** RECORDS SHOWN follows **

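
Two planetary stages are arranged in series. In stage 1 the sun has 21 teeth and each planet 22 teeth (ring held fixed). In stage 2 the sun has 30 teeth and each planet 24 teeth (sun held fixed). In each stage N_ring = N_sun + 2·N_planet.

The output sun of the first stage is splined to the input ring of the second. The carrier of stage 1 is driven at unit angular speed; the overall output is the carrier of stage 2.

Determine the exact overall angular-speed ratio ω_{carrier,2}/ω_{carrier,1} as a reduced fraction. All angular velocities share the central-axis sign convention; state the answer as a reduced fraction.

Stage 1: N_ring = 21 + 2·22 = 65
Stage 1: 21(ω_s−ω_c) = −65(ω_r−ω_c),  ω_r=0, ω_c=1
Stage 1: ω_s = 1 − (65/21)(0−1) = 86/21
  ⇒ ω_s¹/ω_c¹ = 86/21
Stage 2: N_ring = 30 + 2·24 = 78
Stage 2: 30(ω_s−ω_c) = −78(ω_r−ω_c),  ω_s=0, ω_r=1
Stage 2: 30(0−ω_c) = −78(1−ω_c)  ⇒  108ω_c = 78  ⇒  ω_c = 13/18
  ⇒ ω_c²/ω_r² = 13/18
Coupling ω_r² = ω_s¹ ⇒ overall = 86/21 × 13/18 = 559/189

559/189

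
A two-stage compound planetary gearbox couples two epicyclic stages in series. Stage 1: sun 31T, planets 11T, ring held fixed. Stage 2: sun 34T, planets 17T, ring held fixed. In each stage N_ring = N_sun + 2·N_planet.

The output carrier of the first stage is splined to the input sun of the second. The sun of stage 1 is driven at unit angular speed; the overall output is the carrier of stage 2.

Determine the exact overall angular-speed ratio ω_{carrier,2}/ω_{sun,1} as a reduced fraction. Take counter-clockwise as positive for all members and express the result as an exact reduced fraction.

Stage 1: N_ring = 31 + 2·11 = 53
Stage 1: 31(ω_s−ω_c) = −53(ω_r−ω_c),  ω_r=0, ω_s=1
Stage 1: 31(1−ω_c) = −53(0−ω_c)  ⇒  84ω_c = 31  ⇒  ω_c = 31/84
  ⇒ ω_c¹/ω_s¹ = 31/84
Stage 2: N_ring = 34 + 2·17 = 68
Stage 2: 34(ω_s−ω_c) = −68(ω_r−ω_c),  ω_r=0, ω_s=1
Stage 2: 34(1−ω_c) = −68(0−ω_c)  ⇒  102ω_c = 34  ⇒  ω_c = 1/3
  ⇒ ω_c²/ω_s² = 1/3
Coupling ω_s² = ω_c¹ ⇒ overall = 31/84 × 1/3 = 31/252

31/252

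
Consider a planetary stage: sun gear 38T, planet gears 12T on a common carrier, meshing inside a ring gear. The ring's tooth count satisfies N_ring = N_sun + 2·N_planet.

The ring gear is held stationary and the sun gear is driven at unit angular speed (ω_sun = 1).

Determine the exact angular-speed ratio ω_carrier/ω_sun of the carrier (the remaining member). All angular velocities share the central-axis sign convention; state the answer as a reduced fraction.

N_ring = 38 + 2·12 = 62
38(ω_s−ω_c) = −62(ω_r−ω_c),  ω_r=0, ω_s=1
38(1−ω_c) = −62(0−ω_c)  ⇒  100ω_c = 38  ⇒  ω_c = 19/50
ω_c/ω_s = 19/50

19/50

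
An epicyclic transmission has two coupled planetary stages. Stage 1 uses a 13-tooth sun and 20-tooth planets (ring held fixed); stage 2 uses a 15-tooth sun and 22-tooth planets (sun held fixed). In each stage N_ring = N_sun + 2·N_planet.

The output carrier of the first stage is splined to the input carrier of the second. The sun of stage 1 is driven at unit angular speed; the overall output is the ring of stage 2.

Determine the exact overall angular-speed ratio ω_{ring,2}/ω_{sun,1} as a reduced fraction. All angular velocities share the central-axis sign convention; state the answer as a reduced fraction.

481/1947

Stage 1: N_ring = 13 + 2·20 = 53
Stage 1: 13(ω_s−ω_c) = −53(ω_r−ω_c),  ω_r=0, ω_s=1
Stage 1: 13(1−ω_c) = −53(0−ω_c)  ⇒  66ω_c = 13  ⇒  ω_c = 13/66
  ⇒ ω_c¹/ω_s¹ = 13/66
Stage 2: N_ring = 15 + 2·22 = 59
Stage 2: 15(ω_s−ω_c) = −59(ω_r−ω_c),  ω_s=0, ω_c=1
Stage 2: ω_r = 1 − (15/59)(0−1) = 74/59
  ⇒ ω_r²/ω_c² = 74/59
Coupling ω_c² = ω_c¹ ⇒ overall = 13/66 × 74/59 = 481/1947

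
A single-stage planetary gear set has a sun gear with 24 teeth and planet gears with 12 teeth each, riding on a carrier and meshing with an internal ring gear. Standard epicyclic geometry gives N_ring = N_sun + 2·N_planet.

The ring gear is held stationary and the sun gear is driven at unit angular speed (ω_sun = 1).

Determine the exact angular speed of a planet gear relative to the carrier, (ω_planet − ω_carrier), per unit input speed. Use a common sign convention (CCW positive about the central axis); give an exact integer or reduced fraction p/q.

-4/3

N_ring = 24 + 2·12 = 48
24(ω_s−ω_c) = −48(ω_r−ω_c),  ω_r=0, ω_s=1
24(1−ω_c) = −48(0−ω_c)  ⇒  72ω_c = 24  ⇒  ω_c = 1/3
sun–planet: 24·(1−1/3) = −12·(ω_p−ω_c)  ⇒  ω_p−ω_c = −(24/12)·(2/3) = -4/3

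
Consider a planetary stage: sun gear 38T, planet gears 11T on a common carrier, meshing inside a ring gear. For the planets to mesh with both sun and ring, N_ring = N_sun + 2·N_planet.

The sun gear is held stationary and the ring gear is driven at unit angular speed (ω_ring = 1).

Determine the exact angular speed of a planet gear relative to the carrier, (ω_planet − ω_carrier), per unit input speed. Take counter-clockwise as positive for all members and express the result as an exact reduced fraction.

N_ring = 38 + 2·11 = 60
38(ω_s−ω_c) = −60(ω_r−ω_c),  ω_s=0, ω_r=1
38(0−ω_c) = −60(1−ω_c)  ⇒  98ω_c = 60  ⇒  ω_c = 30/49
sun–planet: 38·(0−30/49) = −11·(ω_p−ω_c)  ⇒  ω_p−ω_c = −(38/11)·(-30/49) = 1140/539

1140/539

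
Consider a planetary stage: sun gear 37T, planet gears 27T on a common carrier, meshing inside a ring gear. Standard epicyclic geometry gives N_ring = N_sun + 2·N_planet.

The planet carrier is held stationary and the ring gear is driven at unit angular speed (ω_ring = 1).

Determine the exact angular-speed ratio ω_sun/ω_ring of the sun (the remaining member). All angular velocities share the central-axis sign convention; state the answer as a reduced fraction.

N_ring = 37 + 2·27 = 91
37(ω_s−ω_c) = −91(ω_r−ω_c),  ω_c=0, ω_r=1
ω_s = 0 − (91/37)(1−0) = -91/37
ω_s/ω_r = -91/37

-91/37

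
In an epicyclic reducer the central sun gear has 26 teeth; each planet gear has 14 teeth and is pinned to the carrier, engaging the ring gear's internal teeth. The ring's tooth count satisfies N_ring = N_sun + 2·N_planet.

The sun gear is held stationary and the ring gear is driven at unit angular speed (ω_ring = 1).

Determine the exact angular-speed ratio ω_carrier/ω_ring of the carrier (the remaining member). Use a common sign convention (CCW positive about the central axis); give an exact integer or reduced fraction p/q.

27/40

N_ring = 26 + 2·14 = 54
26(ω_s−ω_c) = −54(ω_r−ω_c),  ω_s=0, ω_r=1
26(0−ω_c) = −54(1−ω_c)  ⇒  80ω_c = 54  ⇒  ω_c = 27/40
ω_c/ω_r = 27/40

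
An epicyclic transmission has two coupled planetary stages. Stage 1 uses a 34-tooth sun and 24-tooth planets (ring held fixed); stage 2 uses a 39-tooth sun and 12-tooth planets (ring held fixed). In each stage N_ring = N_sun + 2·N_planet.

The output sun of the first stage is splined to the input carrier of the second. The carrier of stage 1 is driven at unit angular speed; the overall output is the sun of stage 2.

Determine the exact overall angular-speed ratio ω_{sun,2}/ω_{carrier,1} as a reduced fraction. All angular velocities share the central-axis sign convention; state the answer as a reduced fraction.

Stage 1: N_ring = 34 + 2·24 = 82
Stage 1: 34(ω_s−ω_c) = −82(ω_r−ω_c),  ω_r=0, ω_c=1
Stage 1: ω_s = 1 − (82/34)(0−1) = 58/17
  ⇒ ω_s¹/ω_c¹ = 58/17
Stage 2: N_ring = 39 + 2·12 = 63
Stage 2: 39(ω_s−ω_c) = −63(ω_r−ω_c),  ω_r=0, ω_c=1
Stage 2: ω_s = 1 − (63/39)(0−1) = 34/13
  ⇒ ω_s²/ω_c² = 34/13
Coupling ω_c² = ω_s¹ ⇒ overall = 58/17 × 34/13 = 116/13

116/13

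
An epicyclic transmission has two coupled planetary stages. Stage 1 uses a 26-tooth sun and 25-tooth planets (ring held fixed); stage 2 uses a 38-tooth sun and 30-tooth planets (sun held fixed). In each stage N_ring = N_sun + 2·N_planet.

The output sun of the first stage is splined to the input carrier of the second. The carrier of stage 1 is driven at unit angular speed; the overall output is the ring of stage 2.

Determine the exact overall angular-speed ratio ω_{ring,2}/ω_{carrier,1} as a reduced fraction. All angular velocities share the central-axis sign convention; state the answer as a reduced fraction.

3468/637

Stage 1: N_ring = 26 + 2·25 = 76
Stage 1: 26(ω_s−ω_c) = −76(ω_r−ω_c),  ω_r=0, ω_c=1
Stage 1: ω_s = 1 − (76/26)(0−1) = 51/13
  ⇒ ω_s¹/ω_c¹ = 51/13
Stage 2: N_ring = 38 + 2·30 = 98
Stage 2: 38(ω_s−ω_c) = −98(ω_r−ω_c),  ω_s=0, ω_c=1
Stage 2: ω_r = 1 − (38/98)(0−1) = 68/49
  ⇒ ω_r²/ω_c² = 68/49
Coupling ω_c² = ω_s¹ ⇒ overall = 51/13 × 68/49 = 3468/637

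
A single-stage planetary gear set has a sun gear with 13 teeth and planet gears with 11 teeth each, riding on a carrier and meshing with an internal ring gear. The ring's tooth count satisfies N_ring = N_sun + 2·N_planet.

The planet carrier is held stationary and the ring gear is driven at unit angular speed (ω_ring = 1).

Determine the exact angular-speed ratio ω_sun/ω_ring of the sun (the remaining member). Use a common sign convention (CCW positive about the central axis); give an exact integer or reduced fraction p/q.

-35/13

N_ring = 13 + 2·11 = 35
13(ω_s−ω_c) = −35(ω_r−ω_c),  ω_c=0, ω_r=1
ω_s = 0 − (35/13)(1−0) = -35/13
ω_s/ω_r = -35/13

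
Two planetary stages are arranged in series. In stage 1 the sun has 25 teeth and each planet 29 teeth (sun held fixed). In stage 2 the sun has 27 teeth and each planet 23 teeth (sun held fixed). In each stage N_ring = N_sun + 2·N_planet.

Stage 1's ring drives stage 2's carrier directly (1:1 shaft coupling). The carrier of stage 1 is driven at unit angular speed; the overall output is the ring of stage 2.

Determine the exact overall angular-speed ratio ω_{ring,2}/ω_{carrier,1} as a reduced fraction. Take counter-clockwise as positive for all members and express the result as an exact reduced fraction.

Stage 1: N_ring = 25 + 2·29 = 83
Stage 1: 25(ω_s−ω_c) = −83(ω_r−ω_c),  ω_s=0, ω_c=1
Stage 1: ω_r = 1 − (25/83)(0−1) = 108/83
  ⇒ ω_r¹/ω_c¹ = 108/83
Stage 2: N_ring = 27 + 2·23 = 73
Stage 2: 27(ω_s−ω_c) = −73(ω_r−ω_c),  ω_s=0, ω_c=1
Stage 2: ω_r = 1 − (27/73)(0−1) = 100/73
  ⇒ ω_r²/ω_c² = 100/73
Coupling ω_c² = ω_r¹ ⇒ overall = 108/83 × 100/73 = 10800/6059

10800/6059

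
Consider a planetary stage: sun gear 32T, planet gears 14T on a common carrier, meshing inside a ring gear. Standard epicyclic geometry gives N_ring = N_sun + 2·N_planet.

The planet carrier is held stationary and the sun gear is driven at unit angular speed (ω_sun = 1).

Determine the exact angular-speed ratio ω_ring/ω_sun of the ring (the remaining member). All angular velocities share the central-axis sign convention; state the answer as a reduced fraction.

-8/15

N_ring = 32 + 2·14 = 60
32(ω_s−ω_c) = −60(ω_r−ω_c),  ω_c=0, ω_s=1
ω_r = 0 − (32/60)(1−0) = -8/15
ω_r/ω_s = -8/15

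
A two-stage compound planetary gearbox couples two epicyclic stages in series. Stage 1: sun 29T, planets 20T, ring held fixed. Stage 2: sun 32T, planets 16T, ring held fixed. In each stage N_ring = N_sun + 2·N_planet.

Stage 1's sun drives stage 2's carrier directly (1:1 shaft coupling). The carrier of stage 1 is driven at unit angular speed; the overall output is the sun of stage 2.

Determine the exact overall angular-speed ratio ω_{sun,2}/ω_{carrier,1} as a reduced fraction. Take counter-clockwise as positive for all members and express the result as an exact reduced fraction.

Stage 1: N_ring = 29 + 2·20 = 69
Stage 1: 29(ω_s−ω_c) = −69(ω_r−ω_c),  ω_r=0, ω_c=1
Stage 1: ω_s = 1 − (69/29)(0−1) = 98/29
  ⇒ ω_s¹/ω_c¹ = 98/29
Stage 2: N_ring = 32 + 2·16 = 64
Stage 2: 32(ω_s−ω_c) = −64(ω_r−ω_c),  ω_r=0, ω_c=1
Stage 2: ω_s = 1 − (64/32)(0−1) = 3
  ⇒ ω_s²/ω_c² = 3
Coupling ω_c² = ω_s¹ ⇒ overall = 98/29 × 3 = 294/29

294/29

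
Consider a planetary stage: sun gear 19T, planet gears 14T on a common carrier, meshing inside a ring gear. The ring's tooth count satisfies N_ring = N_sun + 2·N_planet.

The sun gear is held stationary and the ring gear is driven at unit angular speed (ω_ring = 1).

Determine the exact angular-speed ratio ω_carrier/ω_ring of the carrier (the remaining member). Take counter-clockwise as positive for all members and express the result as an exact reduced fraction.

47/66

N_ring = 19 + 2·14 = 47
19(ω_s−ω_c) = −47(ω_r−ω_c),  ω_s=0, ω_r=1
19(0−ω_c) = −47(1−ω_c)  ⇒  66ω_c = 47  ⇒  ω_c = 47/66
ω_c/ω_r = 47/66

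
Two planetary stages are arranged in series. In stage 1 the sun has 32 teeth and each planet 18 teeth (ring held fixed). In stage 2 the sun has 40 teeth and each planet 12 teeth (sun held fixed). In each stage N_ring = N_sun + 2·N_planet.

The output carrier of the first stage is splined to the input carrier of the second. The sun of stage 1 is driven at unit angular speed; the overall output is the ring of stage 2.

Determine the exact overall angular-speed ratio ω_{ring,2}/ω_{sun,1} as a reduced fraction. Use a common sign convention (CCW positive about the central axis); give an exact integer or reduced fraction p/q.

Stage 1: N_ring = 32 + 2·18 = 68
Stage 1: 32(ω_s−ω_c) = −68(ω_r−ω_c),  ω_r=0, ω_s=1
Stage 1: 32(1−ω_c) = −68(0−ω_c)  ⇒  100ω_c = 32  ⇒  ω_c = 8/25
  ⇒ ω_c¹/ω_s¹ = 8/25
Stage 2: N_ring = 40 + 2·12 = 64
Stage 2: 40(ω_s−ω_c) = −64(ω_r−ω_c),  ω_s=0, ω_c=1
Stage 2: ω_r = 1 − (40/64)(0−1) = 13/8
  ⇒ ω_r²/ω_c² = 13/8
Coupling ω_c² = ω_c¹ ⇒ overall = 8/25 × 13/8 = 13/25

13/25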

** End of RECORDS SHOWN **

PROBLEM TO WORK ON:
Everything from the first line of the data through the line containing "the input ring" should be echoed exactly. Add nothing.

REPLY TO THE EXERCISE:
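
Two planetary stages are arranged in series. In stage 1 the sun has 21 teeth and each planet 22 teeth (ring held fixed). In stage 2 the sun has 30 teeth and each planet 24 teeth (sun held fixed). In each stage N_ring = N_sun + 2·N_planet.

The output sun of the first stage is splined to the input ring of the second. The carrier of stage 1 is driven at unit angular speed; the overall output is the carrier of stage 2.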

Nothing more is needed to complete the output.